** Opening Available data block **

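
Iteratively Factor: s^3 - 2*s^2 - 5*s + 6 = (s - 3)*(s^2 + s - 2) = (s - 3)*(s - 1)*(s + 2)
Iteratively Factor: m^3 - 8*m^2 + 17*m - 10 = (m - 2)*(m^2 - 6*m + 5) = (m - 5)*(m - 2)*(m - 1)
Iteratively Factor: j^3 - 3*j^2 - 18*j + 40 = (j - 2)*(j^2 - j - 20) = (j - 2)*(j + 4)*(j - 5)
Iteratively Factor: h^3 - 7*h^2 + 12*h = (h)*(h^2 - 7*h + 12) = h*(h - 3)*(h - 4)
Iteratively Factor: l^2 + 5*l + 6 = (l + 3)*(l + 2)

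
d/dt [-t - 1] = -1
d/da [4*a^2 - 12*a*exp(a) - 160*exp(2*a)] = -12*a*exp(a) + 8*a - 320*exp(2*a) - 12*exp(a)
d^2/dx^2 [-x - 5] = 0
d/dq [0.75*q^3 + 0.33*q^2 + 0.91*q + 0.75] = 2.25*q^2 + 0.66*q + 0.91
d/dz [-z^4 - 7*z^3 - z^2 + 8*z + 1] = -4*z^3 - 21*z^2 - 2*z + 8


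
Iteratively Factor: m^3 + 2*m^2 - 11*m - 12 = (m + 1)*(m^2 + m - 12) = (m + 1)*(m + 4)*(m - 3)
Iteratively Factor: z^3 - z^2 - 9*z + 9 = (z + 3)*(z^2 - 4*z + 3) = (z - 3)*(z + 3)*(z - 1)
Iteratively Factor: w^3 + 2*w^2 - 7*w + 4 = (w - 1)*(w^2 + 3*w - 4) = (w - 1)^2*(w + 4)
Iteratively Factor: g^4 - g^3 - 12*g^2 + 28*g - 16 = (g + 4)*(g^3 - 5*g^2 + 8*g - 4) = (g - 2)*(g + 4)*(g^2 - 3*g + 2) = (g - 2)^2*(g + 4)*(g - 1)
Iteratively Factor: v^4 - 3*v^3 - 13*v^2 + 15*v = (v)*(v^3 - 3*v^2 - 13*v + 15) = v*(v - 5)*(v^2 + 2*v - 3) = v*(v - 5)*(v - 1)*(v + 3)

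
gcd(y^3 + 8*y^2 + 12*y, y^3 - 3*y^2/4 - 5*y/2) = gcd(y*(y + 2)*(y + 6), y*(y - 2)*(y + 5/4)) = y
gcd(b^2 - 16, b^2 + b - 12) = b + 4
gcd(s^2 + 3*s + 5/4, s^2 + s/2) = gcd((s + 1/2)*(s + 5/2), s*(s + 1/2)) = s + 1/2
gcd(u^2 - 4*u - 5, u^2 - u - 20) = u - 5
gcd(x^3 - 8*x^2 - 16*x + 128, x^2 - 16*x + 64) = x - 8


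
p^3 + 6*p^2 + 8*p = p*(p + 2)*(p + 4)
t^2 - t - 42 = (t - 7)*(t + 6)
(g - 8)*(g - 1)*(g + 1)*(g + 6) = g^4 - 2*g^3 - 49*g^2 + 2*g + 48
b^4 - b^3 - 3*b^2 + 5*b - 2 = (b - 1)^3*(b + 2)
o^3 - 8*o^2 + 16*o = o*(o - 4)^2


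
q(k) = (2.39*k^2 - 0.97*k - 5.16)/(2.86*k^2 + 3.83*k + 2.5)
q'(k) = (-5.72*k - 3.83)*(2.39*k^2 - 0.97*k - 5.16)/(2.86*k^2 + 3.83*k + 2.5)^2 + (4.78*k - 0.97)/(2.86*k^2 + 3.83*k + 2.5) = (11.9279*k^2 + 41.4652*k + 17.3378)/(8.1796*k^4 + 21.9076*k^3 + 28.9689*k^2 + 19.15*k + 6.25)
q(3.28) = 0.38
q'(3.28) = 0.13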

** Closing Available data block **
** Opening Available data block **

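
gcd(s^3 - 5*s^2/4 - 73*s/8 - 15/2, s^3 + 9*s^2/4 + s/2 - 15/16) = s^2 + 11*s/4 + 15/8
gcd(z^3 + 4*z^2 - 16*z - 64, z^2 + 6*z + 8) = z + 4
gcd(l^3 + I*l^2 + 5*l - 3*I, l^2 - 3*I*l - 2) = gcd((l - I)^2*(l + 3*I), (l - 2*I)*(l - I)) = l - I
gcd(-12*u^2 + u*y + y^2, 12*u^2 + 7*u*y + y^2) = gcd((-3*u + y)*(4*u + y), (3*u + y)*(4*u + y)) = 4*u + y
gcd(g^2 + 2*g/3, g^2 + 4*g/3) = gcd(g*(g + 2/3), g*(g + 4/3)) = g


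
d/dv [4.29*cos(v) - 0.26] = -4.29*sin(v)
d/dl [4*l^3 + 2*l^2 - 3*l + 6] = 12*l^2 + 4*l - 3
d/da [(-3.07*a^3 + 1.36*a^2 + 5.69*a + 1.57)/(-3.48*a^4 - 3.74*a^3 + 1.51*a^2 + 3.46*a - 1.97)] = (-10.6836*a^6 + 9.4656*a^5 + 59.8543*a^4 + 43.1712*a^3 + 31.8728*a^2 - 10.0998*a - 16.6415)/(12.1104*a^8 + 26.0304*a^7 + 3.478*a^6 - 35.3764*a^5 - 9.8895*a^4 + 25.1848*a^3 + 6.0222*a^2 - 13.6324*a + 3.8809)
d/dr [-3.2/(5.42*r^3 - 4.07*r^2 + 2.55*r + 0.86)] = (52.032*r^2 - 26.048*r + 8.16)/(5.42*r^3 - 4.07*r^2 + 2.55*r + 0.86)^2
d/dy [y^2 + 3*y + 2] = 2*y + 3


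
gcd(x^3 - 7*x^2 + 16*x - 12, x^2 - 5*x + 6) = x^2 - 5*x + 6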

** Closing Available data block **
** Opening Available data block **

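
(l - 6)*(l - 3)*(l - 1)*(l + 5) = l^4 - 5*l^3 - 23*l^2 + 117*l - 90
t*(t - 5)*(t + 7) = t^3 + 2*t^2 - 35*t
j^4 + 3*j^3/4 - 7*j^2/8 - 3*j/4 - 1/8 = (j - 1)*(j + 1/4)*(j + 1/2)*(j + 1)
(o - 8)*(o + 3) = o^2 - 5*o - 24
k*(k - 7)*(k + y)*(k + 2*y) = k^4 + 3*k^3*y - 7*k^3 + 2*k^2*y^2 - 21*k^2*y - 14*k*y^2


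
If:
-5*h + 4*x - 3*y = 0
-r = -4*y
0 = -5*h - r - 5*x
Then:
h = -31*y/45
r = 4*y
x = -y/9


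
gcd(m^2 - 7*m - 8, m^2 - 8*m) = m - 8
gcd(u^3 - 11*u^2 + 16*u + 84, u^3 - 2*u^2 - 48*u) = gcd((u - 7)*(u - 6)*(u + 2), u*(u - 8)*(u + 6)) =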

** Closing Available data block **

• [Prompt] Would you print exactly, and only, the lines of the data above from the line with "gcd(u^2 - 4*u - 5, u^2 - u - 20) = u - 5" through the line with "q'(3.28) = 0.13", inclusive?

• [Solved problem]
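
gcd(u^2 - 4*u - 5, u^2 - u - 20) = u - 5
gcd(x^3 - 8*x^2 - 16*x + 128, x^2 - 16*x + 64) = x - 8


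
p^3 + 6*p^2 + 8*p = p*(p + 2)*(p + 4)
t^2 - t - 42 = (t - 7)*(t + 6)
(g - 8)*(g - 1)*(g + 1)*(g + 6) = g^4 - 2*g^3 - 49*g^2 + 2*g + 48
b^4 - b^3 - 3*b^2 + 5*b - 2 = (b - 1)^3*(b + 2)
o^3 - 8*o^2 + 16*o = o*(o - 4)^2


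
q(k) = (2.39*k^2 - 0.97*k - 5.16)/(2.86*k^2 + 3.83*k + 2.5)
q'(k) = (-5.72*k - 3.83)*(2.39*k^2 - 0.97*k - 5.16)/(2.86*k^2 + 3.83*k + 2.5)^2 + (4.78*k - 0.97)/(2.86*k^2 + 3.83*k + 2.5) = (11.9279*k^2 + 41.4652*k + 17.3378)/(8.1796*k^4 + 21.9076*k^3 + 28.9689*k^2 + 19.15*k + 6.25)
q(3.28) = 0.38
q'(3.28) = 0.13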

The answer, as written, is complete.